Assigned task ::
Whenever a line of the material contains the string "grouped", it should be copied.

Available records ::
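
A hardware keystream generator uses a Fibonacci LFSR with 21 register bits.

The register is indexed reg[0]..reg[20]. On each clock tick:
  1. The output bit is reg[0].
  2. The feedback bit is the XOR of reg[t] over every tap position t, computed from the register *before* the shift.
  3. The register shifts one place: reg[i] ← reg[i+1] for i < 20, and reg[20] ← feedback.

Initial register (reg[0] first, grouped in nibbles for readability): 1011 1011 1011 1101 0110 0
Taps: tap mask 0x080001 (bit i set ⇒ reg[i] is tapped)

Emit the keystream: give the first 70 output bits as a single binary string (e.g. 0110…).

tick  register→output (feedback)
  0  101110111011110101100→1 (1)
  1  011101110111101011001→0 (0)
  2  111011101111010110010→1 (0)
  3  110111011110101100100→1 (1)
  4  101110111101011001001→1 (1)
  5  011101111010110010011→0 (1)
  6  111011110101100100111→1 (0)
  7  110111101011001001110→1 (0)
  8  101111010110010011100→1 (1)
  9  011110101100100111001→0 (0)
 10  111101011001001110010→1 (0)
 11  111010110010011100100→1 (1)
 12  110101100100111001001→1 (1)
 13  101011001001110010011→1 (0)
 14  010110010011100100110→0 (1)
 15  101100100111001001101→1 (1)
 16  011001001110010011011→0 (1)
 17  110010011100100110111→1 (0)
 18  100100111001001101110→1 (0)
 19  001001110010011011100→0 (0)
 20  010011100100110111000→0 (0)
 21  100111001001101110000→1 (1)
 22  001110010011011100001→0 (0)
 23  011100100110111000010→0 (1)
 24  111001001101110000101→1 (1)
 25  110010011011100001011→1 (0)
 26  100100110111000010110→1 (0)
 27  001001101110000101100→0 (0)
 28  010011011100001011000→0 (0)
 29  100110111000010110000→1 (1)
 30  001101110000101100001→0 (0)
 31  011011100001011000010→0 (1)
 32  110111000010110000101→1 (1)
 33  101110000101100001011→1 (0)
 34  011100001011000010110→0 (1)
 35  111000010110000101101→1 (1)
 36  110000101100001011011→1 (0)
 37  100001011000010110110→1 (0)
 38  000010110000101101100→0 (0)
 39  000101100001011011000→0 (0)
 40  001011000010110110000→0 (0)
 41  010110000101101100000→0 (0)
 42  101100001011011000000→1 (1)
 43  011000010110110000001→0 (0)
 44  110000101101100000010→1 (0)
 45  100001011011000000100→1 (1)
 46  000010110110000001001→0 (0)
 47  000101101100000010010→0 (1)
 48  001011011000000100101→0 (0)
 49  010110110000001001010→0 (1)
 50  101101100000010010101→1 (1)
 51  011011000000100101011→0 (1)
 52  110110000001001010111→1 (0)
 53  101100000010010101110→1 (0)
 54  011000000100101011100→0 (0)
 55  110000001001010111000→1 (1)
 56  100000010010101110001→1 (1)
 57  000000100101011100011→0 (1)
 58  000001001010111000111→0 (1)
 59  000010010101110001111→0 (1)
 60  000100101011100011111→0 (1)
 61  001001010111000111111→0 (1)
 62  010010101110001111111→0 (1)
 63  100101011100011111111→1 (0)
 64  001010111000111111110→0 (1)
 65  010101110001111111101→0 (0)
 66  101011100011111111010→1 (0)
 67  010111000111111110100→0 (0)
 68  101110001111111101000→1 (1)
 69  011100011111111010001→0 (0)

1011101110111101011001001110010011011100001011000010110110000001001010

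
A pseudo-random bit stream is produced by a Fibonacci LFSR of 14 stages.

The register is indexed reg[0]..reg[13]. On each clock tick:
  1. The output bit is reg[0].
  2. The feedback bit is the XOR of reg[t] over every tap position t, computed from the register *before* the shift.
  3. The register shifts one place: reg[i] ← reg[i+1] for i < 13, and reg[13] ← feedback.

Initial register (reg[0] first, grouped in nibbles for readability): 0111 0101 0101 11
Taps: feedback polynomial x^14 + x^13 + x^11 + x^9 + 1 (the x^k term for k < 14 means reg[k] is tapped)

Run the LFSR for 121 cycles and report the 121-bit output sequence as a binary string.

k : reg_k → out_k, fb_k
0: 01110101010111 → 0, fb=1
1: 11101010101111 → 1, fb=1
2: 11010101011111 → 1, fb=0
3: 10101010111110 → 1, fb=1
4: 01010101111101 → 0, fb=1
5: 10101011111011 → 1, fb=1
6: 01010111110111 → 0, fb=1
7: 10101111101111 → 1, fb=1
8: 01011111011111 → 0, fb=1
9: 10111110111111 → 1, fb=0
10: 01111101111110 → 0, fb=0
11: 11111011111100 → 1, fb=1
12: 11110111111001 → 1, fb=1
13: 11101111110011 → 1, fb=1
14: 11011111100111 → 1, fb=1
15: 10111111001111 → 1, fb=1
16: 01111110011111 → 0, fb=1
17: 11111100111111 → 1, fb=0
18: 11111001111110 → 1, fb=1
19: 11110011111101 → 1, fb=0
20: 11100111111010 → 1, fb=0
21: 11001111110100 → 1, fb=1
22: 10011111101001 → 1, fb=0
23: 00111111010010 → 0, fb=1
24: 01111110100101 → 0, fb=0
25: 11111101001010 → 1, fb=1
26: 11111010010101 → 1, fb=0
27: 11110100101010 → 1, fb=1
28: 11101001010101 → 1, fb=0
29: 11010010101010 → 1, fb=1
30: 10100101010101 → 1, fb=0
31: 01001010101010 → 0, fb=0
32: 10010101010100 → 1, fb=1
33: 00101010101001 → 0, fb=1
34: 01010101010011 → 0, fb=0
35: 10101010100110 → 1, fb=0
36: 01010101001100 → 0, fb=1
37: 10101010011001 → 1, fb=1
38: 01010100110011 → 0, fb=0
39: 10101001100110 → 1, fb=0
40: 01010011001100 → 0, fb=1
41: 10100110011001 → 1, fb=1
42: 01001100110011 → 0, fb=0
43: 10011001100110 → 1, fb=0
44: 00110011001100 → 0, fb=1
45: 01100110011001 → 0, fb=0
46: 11001100110010 → 1, fb=0
47: 10011001100100 → 1, fb=0
48: 00110011001000 → 0, fb=0
49: 01100110010000 → 0, fb=1
50: 11001100100001 → 1, fb=0
51: 10011001000010 → 1, fb=1
52: 00110010000101 → 0, fb=0
53: 01100100001010 → 0, fb=0
54: 11001000010100 → 1, fb=1
55: 10010000101001 → 1, fb=0
56: 00100001010010 → 0, fb=1
57: 01000010100101 → 0, fb=0
58: 10000101001010 → 1, fb=1
59: 00001010010101 → 0, fb=1
60: 00010100101011 → 0, fb=1
61: 00101001010111 → 0, fb=1
62: 01010010101111 → 0, fb=0
63: 10100101011110 → 1, fb=1
64: 01001010111101 → 0, fb=1
65: 10010101111011 → 1, fb=1
66: 00101011110111 → 0, fb=1
67: 01010111101111 → 0, fb=0
68: 10101111011110 → 1, fb=1
69: 01011110111101 → 0, fb=1
70: 10111101111011 → 1, fb=1
71: 01111011110111 → 0, fb=1
72: 11110111101111 → 1, fb=1
73: 11101111011111 → 1, fb=0
74: 11011110111110 → 1, fb=1
75: 10111101111101 → 1, fb=0
76: 01111011111010 → 0, fb=1
77: 11110111110101 → 1, fb=0
78: 11101111101010 → 1, fb=1
79: 11011111010101 → 1, fb=0
80: 10111110101010 → 1, fb=1
81: 01111101010101 → 0, fb=1
82: 11111010101011 → 1, fb=0
83: 11110101010110 → 1, fb=1
84: 11101010101101 → 1, fb=1
85: 11010101011011 → 1, fb=1
86: 10101010110111 → 1, fb=0
87: 01010101101110 → 0, fb=1
88: 10101011011101 → 1, fb=0
89: 01010110111010 → 0, fb=1
90: 10101101110101 → 1, fb=0
91: 01011011101010 → 0, fb=0
92: 10110111010100 → 1, fb=1
93: 01101110101001 → 0, fb=1
94: 11011101010011 → 1, fb=1
95: 10111010100111 → 1, fb=1
96: 01110101001111 → 0, fb=0
97: 11101010011110 → 1, fb=1
98: 11010100111101 → 1, fb=0
99: 10101001111010 → 1, fb=0
100: 01010011110100 → 0, fb=0
101: 10100111101000 → 1, fb=1
102: 01001111010001 → 0, fb=0
103: 10011110100010 → 1, fb=1
104: 00111101000101 → 0, fb=0
105: 01111010001010 → 0, fb=0
106: 11110100010100 → 1, fb=1
107: 11101000101001 → 1, fb=0
108: 11010001010010 → 1, fb=0
109: 10100010100100 → 1, fb=0
110: 01000101001000 → 0, fb=0
111: 10001010010000 → 1, fb=0
112: 00010100100000 → 0, fb=0
113: 00101001000000 → 0, fb=0
114: 01010010000000 → 0, fb=0
115: 10100100000000 → 1, fb=1
116: 01001000000001 → 0, fb=1
117: 10010000000011 → 1, fb=0
118: 00100000000110 → 0, fb=1
119: 01000000001101 → 0, fb=0
120: 10000000011010 → 1, fb=0

0111010101011111011111100111111010010101010100110011001100100001010010101111011110111110101010110111010100111101000101001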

Result for this exercise ::
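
Initial register (reg[0] first, grouped in nibbles for readability): 1011 1011 1011 1101 0110 0
Initial register (reg[0] first, grouped in nibbles for readability): 0111 0101 0101 11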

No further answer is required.